Saved entries

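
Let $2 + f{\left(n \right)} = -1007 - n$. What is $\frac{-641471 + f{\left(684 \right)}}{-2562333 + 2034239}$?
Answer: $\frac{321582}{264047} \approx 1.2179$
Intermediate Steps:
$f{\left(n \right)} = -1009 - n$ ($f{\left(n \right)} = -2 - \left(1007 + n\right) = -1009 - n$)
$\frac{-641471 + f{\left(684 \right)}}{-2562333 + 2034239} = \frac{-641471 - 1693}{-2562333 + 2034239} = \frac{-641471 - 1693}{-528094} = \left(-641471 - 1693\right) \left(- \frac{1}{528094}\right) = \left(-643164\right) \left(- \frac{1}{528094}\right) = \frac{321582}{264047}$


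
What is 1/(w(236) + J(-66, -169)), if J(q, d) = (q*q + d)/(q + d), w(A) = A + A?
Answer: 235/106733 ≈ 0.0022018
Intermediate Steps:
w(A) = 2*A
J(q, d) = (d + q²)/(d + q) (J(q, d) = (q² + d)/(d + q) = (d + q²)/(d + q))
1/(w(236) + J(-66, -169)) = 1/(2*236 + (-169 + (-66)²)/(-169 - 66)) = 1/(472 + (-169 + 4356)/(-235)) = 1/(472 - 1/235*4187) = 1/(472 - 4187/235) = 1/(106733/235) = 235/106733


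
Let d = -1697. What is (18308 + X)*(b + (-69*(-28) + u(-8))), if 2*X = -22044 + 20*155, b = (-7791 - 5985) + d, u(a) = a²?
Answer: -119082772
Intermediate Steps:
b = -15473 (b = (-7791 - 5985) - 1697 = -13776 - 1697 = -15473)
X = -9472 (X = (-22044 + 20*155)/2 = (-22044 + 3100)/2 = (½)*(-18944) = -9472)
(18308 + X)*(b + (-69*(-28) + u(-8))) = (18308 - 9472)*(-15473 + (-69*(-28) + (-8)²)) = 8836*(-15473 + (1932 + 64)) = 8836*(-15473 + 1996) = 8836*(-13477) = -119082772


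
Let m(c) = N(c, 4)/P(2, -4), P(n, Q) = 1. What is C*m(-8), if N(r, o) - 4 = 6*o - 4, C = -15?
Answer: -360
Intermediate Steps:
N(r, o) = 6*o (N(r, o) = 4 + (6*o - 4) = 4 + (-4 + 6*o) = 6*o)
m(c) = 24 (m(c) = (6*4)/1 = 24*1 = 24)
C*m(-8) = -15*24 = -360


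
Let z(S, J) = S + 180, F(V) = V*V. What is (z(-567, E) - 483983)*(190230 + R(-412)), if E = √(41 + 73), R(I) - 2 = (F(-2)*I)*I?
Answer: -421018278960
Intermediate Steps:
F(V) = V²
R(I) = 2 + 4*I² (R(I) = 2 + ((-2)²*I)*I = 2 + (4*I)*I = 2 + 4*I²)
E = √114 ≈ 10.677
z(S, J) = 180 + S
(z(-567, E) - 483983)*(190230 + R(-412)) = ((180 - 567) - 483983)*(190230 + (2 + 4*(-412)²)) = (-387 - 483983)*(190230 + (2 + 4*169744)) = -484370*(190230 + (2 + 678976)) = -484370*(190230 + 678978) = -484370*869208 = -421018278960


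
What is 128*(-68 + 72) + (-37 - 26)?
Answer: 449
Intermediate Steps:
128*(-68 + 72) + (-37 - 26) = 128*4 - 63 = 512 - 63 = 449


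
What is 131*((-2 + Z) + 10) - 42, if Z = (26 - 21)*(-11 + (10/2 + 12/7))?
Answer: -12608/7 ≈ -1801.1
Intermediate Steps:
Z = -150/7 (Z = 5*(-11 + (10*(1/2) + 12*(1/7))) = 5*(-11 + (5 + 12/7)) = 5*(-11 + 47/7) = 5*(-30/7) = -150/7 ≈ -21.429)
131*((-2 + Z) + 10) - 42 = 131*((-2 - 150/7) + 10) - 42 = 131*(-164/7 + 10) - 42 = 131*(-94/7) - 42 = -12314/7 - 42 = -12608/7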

--

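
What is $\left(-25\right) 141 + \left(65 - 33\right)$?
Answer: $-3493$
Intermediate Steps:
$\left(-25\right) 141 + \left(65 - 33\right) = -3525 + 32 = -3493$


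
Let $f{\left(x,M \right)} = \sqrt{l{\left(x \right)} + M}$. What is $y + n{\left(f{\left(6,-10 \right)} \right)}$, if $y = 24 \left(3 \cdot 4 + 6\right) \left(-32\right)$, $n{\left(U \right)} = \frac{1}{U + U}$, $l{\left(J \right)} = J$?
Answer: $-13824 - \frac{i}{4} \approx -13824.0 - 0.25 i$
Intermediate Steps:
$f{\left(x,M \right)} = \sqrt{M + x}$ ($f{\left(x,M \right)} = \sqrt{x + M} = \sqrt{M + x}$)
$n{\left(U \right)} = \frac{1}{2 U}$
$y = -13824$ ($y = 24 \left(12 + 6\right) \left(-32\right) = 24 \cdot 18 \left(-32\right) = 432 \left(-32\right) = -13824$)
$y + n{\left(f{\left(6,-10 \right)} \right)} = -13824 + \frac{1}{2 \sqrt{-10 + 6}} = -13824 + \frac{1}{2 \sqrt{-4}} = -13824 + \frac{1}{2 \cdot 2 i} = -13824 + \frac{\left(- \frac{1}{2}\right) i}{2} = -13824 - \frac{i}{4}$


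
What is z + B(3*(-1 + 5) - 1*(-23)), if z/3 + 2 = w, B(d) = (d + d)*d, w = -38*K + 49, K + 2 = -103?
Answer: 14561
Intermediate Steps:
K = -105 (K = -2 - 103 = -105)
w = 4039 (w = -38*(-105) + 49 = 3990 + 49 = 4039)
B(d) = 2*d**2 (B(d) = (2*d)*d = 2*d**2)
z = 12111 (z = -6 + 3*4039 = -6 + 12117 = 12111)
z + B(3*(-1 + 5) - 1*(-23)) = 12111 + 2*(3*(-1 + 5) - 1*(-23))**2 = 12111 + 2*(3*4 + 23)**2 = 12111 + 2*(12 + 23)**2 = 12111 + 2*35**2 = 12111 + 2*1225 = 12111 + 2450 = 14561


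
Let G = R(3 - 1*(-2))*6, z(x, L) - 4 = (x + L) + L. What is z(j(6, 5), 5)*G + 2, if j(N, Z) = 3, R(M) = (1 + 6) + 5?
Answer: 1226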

### ASSIGNED TASK
From the entries above, extract only the lines running from the one containing "-1007 - n$." through the one containing "Answer: -421018278960", inclusive.

### ANSWER FOR THE TASK
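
Let $2 + f{\left(n \right)} = -1007 - n$. What is $\frac{-641471 + f{\left(684 \right)}}{-2562333 + 2034239}$?
Answer: $\frac{321582}{264047} \approx 1.2179$
Intermediate Steps:
$f{\left(n \right)} = -1009 - n$ ($f{\left(n \right)} = -2 - \left(1007 + n\right) = -1009 - n$)
$\frac{-641471 + f{\left(684 \right)}}{-2562333 + 2034239} = \frac{-641471 - 1693}{-2562333 + 2034239} = \frac{-641471 - 1693}{-528094} = \left(-641471 - 1693\right) \left(- \frac{1}{528094}\right) = \left(-643164\right) \left(- \frac{1}{528094}\right) = \frac{321582}{264047}$


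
What is 1/(w(236) + J(-66, -169)), if J(q, d) = (q*q + d)/(q + d), w(A) = A + A?
Answer: 235/106733 ≈ 0.0022018
Intermediate Steps:
w(A) = 2*A
J(q, d) = (d + q²)/(d + q) (J(q, d) = (q² + d)/(d + q) = (d + q²)/(d + q))
1/(w(236) + J(-66, -169)) = 1/(2*236 + (-169 + (-66)²)/(-169 - 66)) = 1/(472 + (-169 + 4356)/(-235)) = 1/(472 - 1/235*4187) = 1/(472 - 4187/235) = 1/(106733/235) = 235/106733


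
Let d = -1697. What is (18308 + X)*(b + (-69*(-28) + u(-8))), if 2*X = -22044 + 20*155, b = (-7791 - 5985) + d, u(a) = a²?
Answer: -119082772
Intermediate Steps:
b = -15473 (b = (-7791 - 5985) - 1697 = -13776 - 1697 = -15473)
X = -9472 (X = (-22044 + 20*155)/2 = (-22044 + 3100)/2 = (½)*(-18944) = -9472)
(18308 + X)*(b + (-69*(-28) + u(-8))) = (18308 - 9472)*(-15473 + (-69*(-28) + (-8)²)) = 8836*(-15473 + (1932 + 64)) = 8836*(-15473 + 1996) = 8836*(-13477) = -119082772


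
Let m(c) = N(c, 4)/P(2, -4), P(n, Q) = 1. What is C*m(-8), if N(r, o) - 4 = 6*o - 4, C = -15?
Answer: -360
Intermediate Steps:
N(r, o) = 6*o (N(r, o) = 4 + (6*o - 4) = 4 + (-4 + 6*o) = 6*o)
m(c) = 24 (m(c) = (6*4)/1 = 24*1 = 24)
C*m(-8) = -15*24 = -360


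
Let z(S, J) = S + 180, F(V) = V*V. What is (z(-567, E) - 483983)*(190230 + R(-412)), if E = √(41 + 73), R(I) - 2 = (F(-2)*I)*I?
Answer: -421018278960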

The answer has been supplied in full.